─── DATA FOR ANALYSIS ───

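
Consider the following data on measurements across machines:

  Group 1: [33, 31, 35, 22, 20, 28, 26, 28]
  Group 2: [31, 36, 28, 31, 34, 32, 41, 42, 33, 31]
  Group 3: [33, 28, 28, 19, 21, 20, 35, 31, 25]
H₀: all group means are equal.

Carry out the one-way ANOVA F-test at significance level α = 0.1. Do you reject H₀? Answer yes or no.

Group means [27.88, 33.90, 26.67], grand mean 29.704
SSB = Σnᵢ(x̄ᵢ−x̄)² = 285.855; SSW = ΣΣ(x−x̄ᵢ)² = 641.775
MSB = 285.855/2 = 142.9273; MSW = 641.775/24 = 26.7406
F = MSB/MSW = 5.3450
df = (2, 24)
p-value (upper-tail) = 0.01203
At α=0.1: p < α → reject H₀

reject H₀: yes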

───

▶ _EXERCISE DESCRIPTION_: The full listing is to be copied verbatim.

▶ _COMPLETED TASK_:
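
Consider the following data on measurements across machines:

  Group 1: [33, 31, 35, 22, 20, 28, 26, 28]
  Group 2: [31, 36, 28, 31, 34, 32, 41, 42, 33, 31]
  Group 3: [33, 28, 28, 19, 21, 20, 35, 31, 25]
H₀: all group means are equal.

Carry out the one-way ANOVA F-test at significance level α = 0.1. Do you reject H₀? Answer yes or no.

Group means [27.88, 33.90, 26.67], grand mean 29.704
SSB = Σnᵢ(x̄ᵢ−x̄)² = 285.855; SSW = ΣΣ(x−x̄ᵢ)² = 641.775
MSB = 285.855/2 = 142.9273; MSW = 641.775/24 = 26.7406
F = MSB/MSW = 5.3450
df = (2, 24)
p-value (upper-tail) = 0.01203
At α=0.1: p < α → reject H₀

reject H₀: yes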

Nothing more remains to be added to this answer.